(Entries taken from a collection)

══════════

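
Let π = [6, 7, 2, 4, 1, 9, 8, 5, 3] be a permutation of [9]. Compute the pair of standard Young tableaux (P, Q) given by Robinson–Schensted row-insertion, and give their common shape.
P = [1, 3, 5] / [2, 4, 8] / [6, 7] / [9];  Q = [1, 2, 6] / [3, 4, 7] / [5, 8] / [9];  common shape = (3, 3, 2, 1)

Row-insert the values π_1, π_2, … into P one at a time, bumping the leftmost entry strictly greater than the inserted value down to the next row. The recording tableau Q records, in position (i, j), the step at which that cell was added to P.
  Insert 6 (step 1): P = [6];  Q = [1]
  Insert 7 (step 2): P = [6, 7];  Q = [1, 2]
  Insert 2 (step 3): P = [2, 7] / [6];  Q = [1, 2] / [3]
  Insert 4 (step 4): P = [2, 4] / [6, 7];  Q = [1, 2] / [3, 4]
  Insert 1 (step 5): P = [1, 4] / [2, 7] / [6];  Q = [1, 2] / [3, 4] / [5]
  Insert 9 (step 6): P = [1, 4, 9] / [2, 7] / [6];  Q = [1, 2, 6] / [3, 4] / [5]
  Insert 8 (step 7): P = [1, 4, 8] / [2, 7, 9] / [6];  Q = [1, 2, 6] / [3, 4, 7] / [5]
  Insert 5 (step 8): P = [1, 4, 5] / [2, 7, 8] / [6, 9];  Q = [1, 2, 6] / [3, 4, 7] / [5, 8]
  Insert 3 (step 9): P = [1, 3, 5] / [2, 4, 8] / [6, 7] / [9];  Q = [1, 2, 6] / [3, 4, 7] / [5, 8] / [9]
Final shape: (3, 3, 2, 1).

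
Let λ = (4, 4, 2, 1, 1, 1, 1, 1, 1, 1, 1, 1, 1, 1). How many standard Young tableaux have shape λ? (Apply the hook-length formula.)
# SYT of shape (4, 4, 2, 1, 1, 1, 1, 1, 1, 1, 1, 1, 1, 1) = 1508220

Hook-length formula: f^λ = n! / Π hook(c), product over all cells c of the Young diagram. For λ = (4, 4, 2, 1, 1, 1, 1, 1, 1, 1, 1, 1, 1, 1), n = 21 boxes. Hook lengths by row (left-to-right, top-to-bottom): [17, 5, 3, 2]; [16, 4, 2, 1]; [13, 1]; [11]; [10]; [9]; [8]; [7]; [6]; [5]; [4]; [3]; [2]; [1]. Product of hooks = 33874993152000. So f^λ = 21! / 33874993152000 = 51090942171709440000 / 33874993152000 = 1508220.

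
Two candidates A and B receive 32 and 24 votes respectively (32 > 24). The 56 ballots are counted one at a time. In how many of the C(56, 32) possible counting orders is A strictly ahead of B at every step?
Strict-lead orderings = 622147386185325

Total orderings of the 56 votes with 32 for A: C(56, 32) = 4355031703297275. By the Bertrand ballot formula (Cycle Lemma / reflection principle), the number of orderings in which A is strictly ahead of B throughout is (p − q)/(p + q) · C(p + q, p) = (32 − 24)/(32 + 24) · 4355031703297275 = 622147386185325.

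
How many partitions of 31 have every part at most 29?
p(31, parts ≤ 29) = 6840

Use the recurrence p(n, m) = p(n, m−1) + p(n−m, m): either the largest part is < m (count p(n, m−1)) or the largest part is exactly m (remove one copy of m, count p(n−m, m)). With p(0, ·) = 1 this gives p(31, parts ≤ 29) = 6840. (By conjugating Young diagrams, this also counts partitions of 31 into at most 29 parts.)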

══════════

Exercise objective: Repeat the data in full, matching each line exactly.

Answer below:
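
Let π = [6, 7, 2, 4, 1, 9, 8, 5, 3] be a permutation of [9]. Compute the pair of standard Young tableaux (P, Q) given by Robinson–Schensted row-insertion, and give their common shape.
P = [1, 3, 5] / [2, 4, 8] / [6, 7] / [9];  Q = [1, 2, 6] / [3, 4, 7] / [5, 8] / [9];  common shape = (3, 3, 2, 1)

Row-insert the values π_1, π_2, … into P one at a time, bumping the leftmost entry strictly greater than the inserted value down to the next row. The recording tableau Q records, in position (i, j), the step at which that cell was added to P.
  Insert 6 (step 1): P = [6];  Q = [1]
  Insert 7 (step 2): P = [6, 7];  Q = [1, 2]
  Insert 2 (step 3): P = [2, 7] / [6];  Q = [1, 2] / [3]
  Insert 4 (step 4): P = [2, 4] / [6, 7];  Q = [1, 2] / [3, 4]
  Insert 1 (step 5): P = [1, 4] / [2, 7] / [6];  Q = [1, 2] / [3, 4] / [5]
  Insert 9 (step 6): P = [1, 4, 9] / [2, 7] / [6];  Q = [1, 2, 6] / [3, 4] / [5]
  Insert 8 (step 7): P = [1, 4, 8] / [2, 7, 9] / [6];  Q = [1, 2, 6] / [3, 4, 7] / [5]
  Insert 5 (step 8): P = [1, 4, 5] / [2, 7, 8] / [6, 9];  Q = [1, 2, 6] / [3, 4, 7] / [5, 8]
  Insert 3 (step 9): P = [1, 3, 5] / [2, 4, 8] / [6, 7] / [9];  Q = [1, 2, 6] / [3, 4, 7] / [5, 8] / [9]
Final shape: (3, 3, 2, 1).

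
Let λ = (4, 4, 2, 1, 1, 1, 1, 1, 1, 1, 1, 1, 1, 1). How many standard Young tableaux have shape λ? (Apply the hook-length formula.)
# SYT of shape (4, 4, 2, 1, 1, 1, 1, 1, 1, 1, 1, 1, 1, 1) = 1508220

Hook-length formula: f^λ = n! / Π hook(c), product over all cells c of the Young diagram. For λ = (4, 4, 2, 1, 1, 1, 1, 1, 1, 1, 1, 1, 1, 1), n = 21 boxes. Hook lengths by row (left-to-right, top-to-bottom): [17, 5, 3, 2]; [16, 4, 2, 1]; [13, 1]; [11]; [10]; [9]; [8]; [7]; [6]; [5]; [4]; [3]; [2]; [1]. Product of hooks = 33874993152000. So f^λ = 21! / 33874993152000 = 51090942171709440000 / 33874993152000 = 1508220.

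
Two candidates A and B receive 32 and 24 votes respectively (32 > 24). The 56 ballots are counted one at a time. In how many of the C(56, 32) possible counting orders is A strictly ahead of B at every step?
Strict-lead orderings = 622147386185325

Total orderings of the 56 votes with 32 for A: C(56, 32) = 4355031703297275. By the Bertrand ballot formula (Cycle Lemma / reflection principle), the number of orderings in which A is strictly ahead of B throughout is (p − q)/(p + q) · C(p + q, p) = (32 − 24)/(32 + 24) · 4355031703297275 = 622147386185325.

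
How many partitions of 31 have every part at most 29?
p(31, parts ≤ 29) = 6840

Use the recurrence p(n, m) = p(n, m−1) + p(n−m, m): either the largest part is < m (count p(n, m−1)) or the largest part is exactly m (remove one copy of m, count p(n−m, m)). With p(0, ·) = 1 this gives p(31, parts ≤ 29) = 6840. (By conjugating Young diagrams, this also counts partitions of 31 into at most 29 parts.)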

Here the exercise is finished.